**Problem details**
Write out the data below exactly, beginning with the first line and ending once the line that has "- Generation 0 is the initial row." is written.

**Saved entries**
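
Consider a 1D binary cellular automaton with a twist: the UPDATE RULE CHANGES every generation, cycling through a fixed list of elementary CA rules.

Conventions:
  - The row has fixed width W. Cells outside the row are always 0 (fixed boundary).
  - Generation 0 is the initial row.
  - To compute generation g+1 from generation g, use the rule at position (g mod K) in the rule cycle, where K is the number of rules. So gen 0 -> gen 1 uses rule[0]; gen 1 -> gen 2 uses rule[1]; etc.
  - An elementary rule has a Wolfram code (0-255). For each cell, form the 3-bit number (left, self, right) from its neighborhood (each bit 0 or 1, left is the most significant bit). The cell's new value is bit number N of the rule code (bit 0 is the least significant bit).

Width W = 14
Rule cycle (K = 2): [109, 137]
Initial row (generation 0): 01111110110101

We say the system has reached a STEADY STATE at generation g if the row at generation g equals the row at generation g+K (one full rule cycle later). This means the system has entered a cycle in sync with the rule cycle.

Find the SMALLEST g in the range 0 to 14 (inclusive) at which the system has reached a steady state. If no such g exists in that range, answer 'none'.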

**Solution for this task**
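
Consider a 1D binary cellular automaton with a twist: the UPDATE RULE CHANGES every generation, cycling through a fixed list of elementary CA rules.

Conventions:
  - The row has fixed width W. Cells outside the row are always 0 (fixed boundary).
  - Generation 0 is the initial row.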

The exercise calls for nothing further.